*What you are asked to do:*
Search the data below for the line containing "For a pipeline integrity assessment: A", then please set down that line and all remaining ones exactly as written.

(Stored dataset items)
● ● ● ● ● ● ●

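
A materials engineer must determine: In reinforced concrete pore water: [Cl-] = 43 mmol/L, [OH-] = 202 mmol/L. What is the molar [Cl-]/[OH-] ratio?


Threshold parameter = [Cl-] / [OH-] (molar basis; both in mmol/L, so units cancel)
Ratio = 43 / 202 = 0.21

0.21


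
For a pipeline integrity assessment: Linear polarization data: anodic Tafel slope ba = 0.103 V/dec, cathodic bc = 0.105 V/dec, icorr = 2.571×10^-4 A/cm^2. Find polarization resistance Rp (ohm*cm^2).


Apply the Stern-Geary equation: Rp = ba*bc / (2.303*icorr*(ba+bc))
ba*bc = 0.103*0.105 = 0.010815
ba+bc = 0.208; 2.303*icorr*(ba+bc) = 2.303*2.571×10^-4*0.208 = 1.2315707×10^-4
Rp = 0.010815 / 1.2315707×10^-4 = 87.8 ohm*cm^2

87.8 ohm*cm^2


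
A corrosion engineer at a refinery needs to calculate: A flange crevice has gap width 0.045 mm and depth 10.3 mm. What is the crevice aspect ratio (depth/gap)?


Aspect ratio = depth / gap
Ratio = 10.3 / 0.045 = 228.9

228.9


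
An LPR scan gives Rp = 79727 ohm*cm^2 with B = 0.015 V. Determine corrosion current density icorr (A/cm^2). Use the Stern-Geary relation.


Apply the Stern-Geary relation: icorr = B / Rp
icorr = 0.015 / 79727 = 1.881×10^-7 A/cm^2

1.881×10^-7 A/cm^2


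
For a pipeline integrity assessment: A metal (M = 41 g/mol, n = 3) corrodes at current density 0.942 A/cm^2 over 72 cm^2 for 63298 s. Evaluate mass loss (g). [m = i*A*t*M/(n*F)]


Apply Faraday's law: m = i*A*t*M / (n*F)
Total charge passed Q = i*A*t = 0.942*72*63298 = 4293123.552 C
m = Q*M/(n*F) = 4293123.552*41/(3*96485) = 608.102 g

608.102 g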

● ● ● ● ● ● ●

*Solution to the exercise:*
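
For a pipeline integrity assessment: A metal (M = 41 g/mol, n = 3) corrodes at current density 0.942 A/cm^2 over 72 cm^2 for 63298 s. Evaluate mass loss (g). [m = i*A*t*M/(n*F)]


Apply Faraday's law: m = i*A*t*M / (n*F)
Total charge passed Q = i*A*t = 0.942*72*63298 = 4293123.552 C
m = Q*M/(n*F) = 4293123.552*41/(3*96485) = 608.102 g

608.102 g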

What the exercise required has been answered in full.